Required work:
Copy every line below precisely, leaving nothing out.

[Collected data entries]
■ ■ ■ ■

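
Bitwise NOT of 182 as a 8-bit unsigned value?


~0b10110110 = 0b1001001 = 73 (8-bit unsigned)

73


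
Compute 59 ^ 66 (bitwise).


0b111011 ^ 0b1000010 = 0b1111001 = 121

121


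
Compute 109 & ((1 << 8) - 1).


109 & 255 = 109

109


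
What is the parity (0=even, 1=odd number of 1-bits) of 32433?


0b111111010110001 has 10 ones => parity 0

0


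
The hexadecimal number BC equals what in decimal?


BC hex = 188 decimal

188


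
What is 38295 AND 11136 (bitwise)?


0b1001010110010111 & 0b10101110000000 = 0b110000000 = 384

384


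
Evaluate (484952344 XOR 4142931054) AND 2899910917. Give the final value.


Step 1: 484952344 ^ 4142931054 = 3927430518
Step 2: 3927430518 & 2899910917 = 2819686660

2819686660


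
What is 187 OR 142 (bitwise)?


0b10111011 | 0b10001110 = 0b10111111 = 191

191


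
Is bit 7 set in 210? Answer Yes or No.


0b11010010, bit 7 = 1. Yes

Yes


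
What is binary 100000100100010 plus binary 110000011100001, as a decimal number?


100000100100010 + 110000011100001 = 1010001000000011 = 41475

41475


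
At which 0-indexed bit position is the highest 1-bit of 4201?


0b1000001101001. Highest set bit at position 12

12


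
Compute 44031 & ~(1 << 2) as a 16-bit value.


44031 & ~(1 << 2) = 44027

44027


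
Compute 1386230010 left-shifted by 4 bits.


0b1010010101000000011000011111010 << 4 = 0b10100101010000000110000111110100000 = 22179680160

22179680160


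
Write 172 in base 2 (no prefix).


172 = 10101100 in binary

10101100


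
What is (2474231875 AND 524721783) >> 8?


Step 1: 2474231875 & 524721783 = 322996291
Step 2: 322996291 >> 8 = 1261704

1261704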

■ ■ ■ ■

Solution for this problem:
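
Bitwise NOT of 182 as a 8-bit unsigned value?


~0b10110110 = 0b1001001 = 73 (8-bit unsigned)

73


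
Compute 59 ^ 66 (bitwise).


0b111011 ^ 0b1000010 = 0b1111001 = 121

121


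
Compute 109 & ((1 << 8) - 1).


109 & 255 = 109

109


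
What is the parity (0=even, 1=odd number of 1-bits) of 32433?


0b111111010110001 has 10 ones => parity 0

0


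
The hexadecimal number BC equals what in decimal?


BC hex = 188 decimal

188


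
What is 38295 AND 11136 (bitwise)?


0b1001010110010111 & 0b10101110000000 = 0b110000000 = 384

384


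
Evaluate (484952344 XOR 4142931054) AND 2899910917. Give the final value.


Step 1: 484952344 ^ 4142931054 = 3927430518
Step 2: 3927430518 & 2899910917 = 2819686660

2819686660


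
What is 187 OR 142 (bitwise)?


0b10111011 | 0b10001110 = 0b10111111 = 191

191


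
Is bit 7 set in 210? Answer Yes or No.


0b11010010, bit 7 = 1. Yes

Yes


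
What is binary 100000100100010 plus binary 110000011100001, as a decimal number?


100000100100010 + 110000011100001 = 1010001000000011 = 41475

41475


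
At which 0-indexed bit position is the highest 1-bit of 4201?


0b1000001101001. Highest set bit at position 12

12


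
Compute 44031 & ~(1 << 2) as a 16-bit value.


44031 & ~(1 << 2) = 44027

44027


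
Compute 1386230010 left-shifted by 4 bits.


0b1010010101000000011000011111010 << 4 = 0b10100101010000000110000111110100000 = 22179680160

22179680160


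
Write 172 in base 2 (no prefix).


172 = 10101100 in binary

10101100


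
What is (2474231875 AND 524721783) >> 8?


Step 1: 2474231875 & 524721783 = 322996291
Step 2: 322996291 >> 8 = 1261704

1261704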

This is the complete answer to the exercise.